(Stored items)

####

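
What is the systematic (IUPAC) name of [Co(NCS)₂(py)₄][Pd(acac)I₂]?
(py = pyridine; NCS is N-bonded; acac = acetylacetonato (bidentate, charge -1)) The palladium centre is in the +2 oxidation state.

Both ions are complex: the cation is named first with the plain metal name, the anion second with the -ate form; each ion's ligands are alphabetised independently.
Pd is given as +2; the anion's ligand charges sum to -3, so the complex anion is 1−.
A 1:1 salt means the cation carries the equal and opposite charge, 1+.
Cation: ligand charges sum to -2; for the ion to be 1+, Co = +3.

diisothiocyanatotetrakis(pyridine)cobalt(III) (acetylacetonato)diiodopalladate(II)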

####

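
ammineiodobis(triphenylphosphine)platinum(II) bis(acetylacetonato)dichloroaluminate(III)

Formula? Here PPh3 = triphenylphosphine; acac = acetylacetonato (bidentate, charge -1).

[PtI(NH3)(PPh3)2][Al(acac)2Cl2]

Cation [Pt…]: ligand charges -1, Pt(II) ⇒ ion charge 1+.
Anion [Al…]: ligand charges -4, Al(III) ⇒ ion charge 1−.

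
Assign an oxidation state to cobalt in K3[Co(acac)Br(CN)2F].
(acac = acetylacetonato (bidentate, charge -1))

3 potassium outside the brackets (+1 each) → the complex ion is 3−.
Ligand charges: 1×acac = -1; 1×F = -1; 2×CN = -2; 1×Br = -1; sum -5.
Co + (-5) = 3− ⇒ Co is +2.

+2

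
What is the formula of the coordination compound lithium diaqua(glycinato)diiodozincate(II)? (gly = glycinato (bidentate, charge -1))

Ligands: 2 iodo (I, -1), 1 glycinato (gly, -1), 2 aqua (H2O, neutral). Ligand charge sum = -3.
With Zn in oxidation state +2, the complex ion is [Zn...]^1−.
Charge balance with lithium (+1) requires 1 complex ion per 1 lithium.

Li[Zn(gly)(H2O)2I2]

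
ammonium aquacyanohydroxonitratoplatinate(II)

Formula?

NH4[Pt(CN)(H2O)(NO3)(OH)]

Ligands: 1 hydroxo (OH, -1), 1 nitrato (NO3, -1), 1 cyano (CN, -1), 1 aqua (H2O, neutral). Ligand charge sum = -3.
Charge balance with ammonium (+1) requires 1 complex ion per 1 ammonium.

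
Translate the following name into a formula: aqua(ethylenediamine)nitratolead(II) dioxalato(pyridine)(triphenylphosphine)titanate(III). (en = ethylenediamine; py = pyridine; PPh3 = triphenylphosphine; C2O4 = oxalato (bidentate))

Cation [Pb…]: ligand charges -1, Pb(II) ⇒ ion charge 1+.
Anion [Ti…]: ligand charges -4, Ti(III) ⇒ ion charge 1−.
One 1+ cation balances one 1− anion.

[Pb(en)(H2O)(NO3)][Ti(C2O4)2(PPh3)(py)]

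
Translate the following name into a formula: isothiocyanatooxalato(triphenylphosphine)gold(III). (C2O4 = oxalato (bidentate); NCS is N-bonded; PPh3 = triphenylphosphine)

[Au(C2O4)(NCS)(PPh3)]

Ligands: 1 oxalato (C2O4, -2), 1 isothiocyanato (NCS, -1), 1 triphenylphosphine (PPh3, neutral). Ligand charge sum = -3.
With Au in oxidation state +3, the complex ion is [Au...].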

####

## Problem description
Set down, exactly as they appear above, all lines from the one that has "(acac = acetylacetonato" down to the one that has "ammonium aquacyanohydroxonitratoplatinate(II)", including those two and no others.

## Output
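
(acac = acetylacetonato (bidentate, charge -1))

3 potassium outside the brackets (+1 each) → the complex ion is 3−.
Ligand charges: 1×acac = -1; 1×F = -1; 2×CN = -2; 1×Br = -1; sum -5.
Co + (-5) = 3− ⇒ Co is +2.

+2

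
What is the formula of the coordination compound lithium diaqua(glycinato)diiodozincate(II)? (gly = glycinato (bidentate, charge -1))

Ligands: 2 iodo (I, -1), 1 glycinato (gly, -1), 2 aqua (H2O, neutral). Ligand charge sum = -3.
With Zn in oxidation state +2, the complex ion is [Zn...]^1−.
Charge balance with lithium (+1) requires 1 complex ion per 1 lithium.

Li[Zn(gly)(H2O)2I2]

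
ammonium aquacyanohydroxonitratoplatinate(II)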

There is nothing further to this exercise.